EXERCISE OBJECTIVE — When you retype the data, keep every line exactly as it appears.

Stored data entries
****

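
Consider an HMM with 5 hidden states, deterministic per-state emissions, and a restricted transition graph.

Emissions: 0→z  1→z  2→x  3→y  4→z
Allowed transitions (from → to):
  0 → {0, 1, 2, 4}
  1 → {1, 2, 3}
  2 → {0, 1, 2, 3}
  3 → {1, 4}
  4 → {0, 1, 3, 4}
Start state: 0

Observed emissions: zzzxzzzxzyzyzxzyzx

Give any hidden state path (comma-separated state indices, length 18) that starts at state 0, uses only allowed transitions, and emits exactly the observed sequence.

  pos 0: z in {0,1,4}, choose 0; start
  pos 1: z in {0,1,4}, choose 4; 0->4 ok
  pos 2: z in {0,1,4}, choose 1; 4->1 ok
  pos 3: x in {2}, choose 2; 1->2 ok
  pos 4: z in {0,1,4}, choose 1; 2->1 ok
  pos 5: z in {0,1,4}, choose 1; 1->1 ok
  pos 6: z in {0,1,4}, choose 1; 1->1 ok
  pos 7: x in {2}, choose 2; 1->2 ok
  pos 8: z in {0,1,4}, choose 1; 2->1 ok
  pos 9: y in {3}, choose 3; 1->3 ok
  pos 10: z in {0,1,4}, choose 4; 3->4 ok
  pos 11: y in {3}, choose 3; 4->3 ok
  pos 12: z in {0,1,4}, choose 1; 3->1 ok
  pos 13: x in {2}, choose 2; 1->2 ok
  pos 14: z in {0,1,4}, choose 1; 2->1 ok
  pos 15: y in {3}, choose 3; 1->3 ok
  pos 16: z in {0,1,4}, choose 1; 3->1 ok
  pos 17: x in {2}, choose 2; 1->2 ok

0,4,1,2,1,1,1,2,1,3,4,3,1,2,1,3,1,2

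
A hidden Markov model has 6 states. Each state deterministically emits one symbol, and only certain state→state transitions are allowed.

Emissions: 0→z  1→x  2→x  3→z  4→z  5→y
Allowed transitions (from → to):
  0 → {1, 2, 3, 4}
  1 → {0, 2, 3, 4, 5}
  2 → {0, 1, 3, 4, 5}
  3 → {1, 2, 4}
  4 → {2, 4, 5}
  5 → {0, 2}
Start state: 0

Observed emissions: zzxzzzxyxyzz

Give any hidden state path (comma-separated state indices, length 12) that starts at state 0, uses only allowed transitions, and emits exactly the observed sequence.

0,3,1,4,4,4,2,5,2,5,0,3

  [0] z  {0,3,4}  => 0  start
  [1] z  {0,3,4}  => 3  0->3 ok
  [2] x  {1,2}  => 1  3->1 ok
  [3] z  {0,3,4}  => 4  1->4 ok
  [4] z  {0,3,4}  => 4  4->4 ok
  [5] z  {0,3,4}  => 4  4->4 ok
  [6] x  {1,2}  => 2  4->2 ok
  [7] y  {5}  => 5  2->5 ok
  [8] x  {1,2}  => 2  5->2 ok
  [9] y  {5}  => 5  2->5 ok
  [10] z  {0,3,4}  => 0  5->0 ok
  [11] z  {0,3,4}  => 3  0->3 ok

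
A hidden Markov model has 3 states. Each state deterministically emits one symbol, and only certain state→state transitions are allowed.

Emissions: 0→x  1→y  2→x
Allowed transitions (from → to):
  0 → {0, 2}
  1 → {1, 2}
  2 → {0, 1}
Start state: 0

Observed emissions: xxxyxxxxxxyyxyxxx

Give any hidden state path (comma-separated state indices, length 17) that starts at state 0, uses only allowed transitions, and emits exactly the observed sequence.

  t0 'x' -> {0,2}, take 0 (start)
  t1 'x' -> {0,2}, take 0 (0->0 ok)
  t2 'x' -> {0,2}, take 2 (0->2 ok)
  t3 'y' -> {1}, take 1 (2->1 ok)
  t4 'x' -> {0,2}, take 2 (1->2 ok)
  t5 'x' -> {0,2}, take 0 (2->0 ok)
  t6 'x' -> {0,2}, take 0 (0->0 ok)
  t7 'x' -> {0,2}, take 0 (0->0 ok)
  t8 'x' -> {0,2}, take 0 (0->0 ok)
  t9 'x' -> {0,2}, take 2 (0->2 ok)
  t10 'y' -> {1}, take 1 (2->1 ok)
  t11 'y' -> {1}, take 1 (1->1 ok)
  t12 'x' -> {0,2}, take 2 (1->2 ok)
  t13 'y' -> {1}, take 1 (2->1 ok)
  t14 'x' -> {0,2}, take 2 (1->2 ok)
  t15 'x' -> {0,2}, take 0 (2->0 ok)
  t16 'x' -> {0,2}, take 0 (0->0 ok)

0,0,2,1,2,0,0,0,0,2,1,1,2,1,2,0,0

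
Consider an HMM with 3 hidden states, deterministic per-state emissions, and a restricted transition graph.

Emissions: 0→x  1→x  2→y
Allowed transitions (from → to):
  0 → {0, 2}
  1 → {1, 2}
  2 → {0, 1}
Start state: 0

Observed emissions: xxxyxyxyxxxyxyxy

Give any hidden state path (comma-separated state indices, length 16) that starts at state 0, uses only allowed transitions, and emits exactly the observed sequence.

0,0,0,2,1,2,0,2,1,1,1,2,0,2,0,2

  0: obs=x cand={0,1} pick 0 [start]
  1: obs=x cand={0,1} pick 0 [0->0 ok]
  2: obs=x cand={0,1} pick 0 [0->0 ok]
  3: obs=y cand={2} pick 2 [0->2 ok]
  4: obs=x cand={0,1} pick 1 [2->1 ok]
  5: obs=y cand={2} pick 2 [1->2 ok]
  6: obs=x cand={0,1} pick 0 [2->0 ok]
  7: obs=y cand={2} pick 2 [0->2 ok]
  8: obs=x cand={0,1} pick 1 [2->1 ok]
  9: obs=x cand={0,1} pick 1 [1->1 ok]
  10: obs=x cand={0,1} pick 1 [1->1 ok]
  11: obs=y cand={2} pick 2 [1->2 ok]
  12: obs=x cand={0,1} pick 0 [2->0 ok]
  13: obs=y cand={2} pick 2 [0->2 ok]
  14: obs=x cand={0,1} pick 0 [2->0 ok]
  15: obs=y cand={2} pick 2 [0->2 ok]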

****

ANSWER TO THE EXERCISE —
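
Consider an HMM with 5 hidden states, deterministic per-state emissions, and a restricted transition graph.

Emissions: 0→z  1→z  2→x  3→y  4→z
Allowed transitions (from → to):
  0 → {0, 1, 2, 4}
  1 → {1, 2, 3}
  2 → {0, 1, 2, 3}
  3 → {1, 4}
  4 → {0, 1, 3, 4}
Start state: 0

Observed emissions: zzzxzzzxzyzyzxzyzx

Give any hidden state path (comma-separated state indices, length 18) that starts at state 0, uses only allowed transitions, and emits exactly the observed sequence.

  pos 0: z in {0,1,4}, choose 0; start
  pos 1: z in {0,1,4}, choose 4; 0->4 ok
  pos 2: z in {0,1,4}, choose 1; 4->1 ok
  pos 3: x in {2}, choose 2; 1->2 ok
  pos 4: z in {0,1,4}, choose 1; 2->1 ok
  pos 5: z in {0,1,4}, choose 1; 1->1 ok
  pos 6: z in {0,1,4}, choose 1; 1->1 ok
  pos 7: x in {2}, choose 2; 1->2 ok
  pos 8: z in {0,1,4}, choose 1; 2->1 ok
  pos 9: y in {3}, choose 3; 1->3 ok
  pos 10: z in {0,1,4}, choose 4; 3->4 ok
  pos 11: y in {3}, choose 3; 4->3 ok
  pos 12: z in {0,1,4}, choose 1; 3->1 ok
  pos 13: x in {2}, choose 2; 1->2 ok
  pos 14: z in {0,1,4}, choose 1; 2->1 ok
  pos 15: y in {3}, choose 3; 1->3 ok
  pos 16: z in {0,1,4}, choose 1; 3->1 ok
  pos 17: x in {2}, choose 2; 1->2 ok

0,4,1,2,1,1,1,2,1,3,4,3,1,2,1,3,1,2

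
A hidden Markov model has 6 states. Each state deterministically emits one symbol, and only certain state→state transitions are allowed.

Emissions: 0→z  1→x  2→x  3→z  4→z  5→y
Allowed transitions (from → to):
  0 → {1, 2, 3, 4}
  1 → {0, 2, 3, 4, 5}
  2 → {0, 1, 3, 4, 5}
  3 → {1, 2, 4}
  4 → {2, 4, 5}
  5 → {0, 2}
Start state: 0

Observed emissions: zzxzzzxyxyzz

Give any hidden state path (comma-separated state indices, length 12) that starts at state 0, uses only allowed transitions, and emits exactly the observed sequence.

0,3,1,4,4,4,2,5,2,5,0,3

  [0] z  {0,3,4}  => 0  start
  [1] z  {0,3,4}  => 3  0->3 ok
  [2] x  {1,2}  => 1  3->1 ok
  [3] z  {0,3,4}  => 4  1->4 ok
  [4] z  {0,3,4}  => 4  4->4 ok
  [5] z  {0,3,4}  => 4  4->4 ok
  [6] x  {1,2}  => 2  4->2 ok
  [7] y  {5}  => 5  2->5 ok
  [8] x  {1,2}  => 2  5->2 ok
  [9] y  {5}  => 5  2->5 ok
  [10] z  {0,3,4}  => 0  5->0 ok
  [11] z  {0,3,4}  => 3  0->3 ok

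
A hidden Markov model has 3 states. Each state deterministically emits one symbol, and only certain state→state transitions are allowed.

Emissions: 0→x  1→y  2→x
Allowed transitions (from → to):
  0 → {0, 2}
  1 → {1, 2}
  2 → {0, 1}
Start state: 0

Observed emissions: xxxyxxxxxxyyxyxxx

Give any hidden state path (comma-separated state indices, length 17) that starts at state 0, uses only allowed transitions, and emits exactly the observed sequence.

  t0 'x' -> {0,2}, take 0 (start)
  t1 'x' -> {0,2}, take 0 (0->0 ok)
  t2 'x' -> {0,2}, take 2 (0->2 ok)
  t3 'y' -> {1}, take 1 (2->1 ok)
  t4 'x' -> {0,2}, take 2 (1->2 ok)
  t5 'x' -> {0,2}, take 0 (2->0 ok)
  t6 'x' -> {0,2}, take 0 (0->0 ok)
  t7 'x' -> {0,2}, take 0 (0->0 ok)
  t8 'x' -> {0,2}, take 0 (0->0 ok)
  t9 'x' -> {0,2}, take 2 (0->2 ok)
  t10 'y' -> {1}, take 1 (2->1 ok)
  t11 'y' -> {1}, take 1 (1->1 ok)
  t12 'x' -> {0,2}, take 2 (1->2 ok)
  t13 'y' -> {1}, take 1 (2->1 ok)
  t14 'x' -> {0,2}, take 2 (1->2 ok)
  t15 'x' -> {0,2}, take 0 (2->0 ok)
  t16 'x' -> {0,2}, take 0 (0->0 ok)

0,0,2,1,2,0,0,0,0,2,1,1,2,1,2,0,0

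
Consider an HMM with 3 hidden states, deterministic per-state emissions, and a restricted transition graph.

Emissions: 0→x  1→x  2→y
Allowed transitions (from → to):
  0 → {0, 2}
  1 → {1, 2}
  2 → {0, 1}
Start state: 0

Observed emissions: xxxyxyxyxxxyxyxy

Give any hidden state path (comma-separated state indices, length 16) that starts at state 0, uses only allowed transitions, and emits exactly the observed sequence.

0,0,0,2,1,2,0,2,1,1,1,2,0,2,0,2

  0: obs=x cand={0,1} pick 0 [start]
  1: obs=x cand={0,1} pick 0 [0->0 ok]
  2: obs=x cand={0,1} pick 0 [0->0 ok]
  3: obs=y cand={2} pick 2 [0->2 ok]
  4: obs=x cand={0,1} pick 1 [2->1 ok]
  5: obs=y cand={2} pick 2 [1->2 ok]
  6: obs=x cand={0,1} pick 0 [2->0 ok]
  7: obs=y cand={2} pick 2 [0->2 ok]
  8: obs=x cand={0,1} pick 1 [2->1 ok]
  9: obs=x cand={0,1} pick 1 [1->1 ok]
  10: obs=x cand={0,1} pick 1 [1->1 ok]
  11: obs=y cand={2} pick 2 [1->2 ok]
  12: obs=x cand={0,1} pick 0 [2->0 ok]
  13: obs=y cand={2} pick 2 [0->2 ok]
  14: obs=x cand={0,1} pick 0 [2->0 ok]
  15: obs=y cand={2} pick 2 [0->2 ok]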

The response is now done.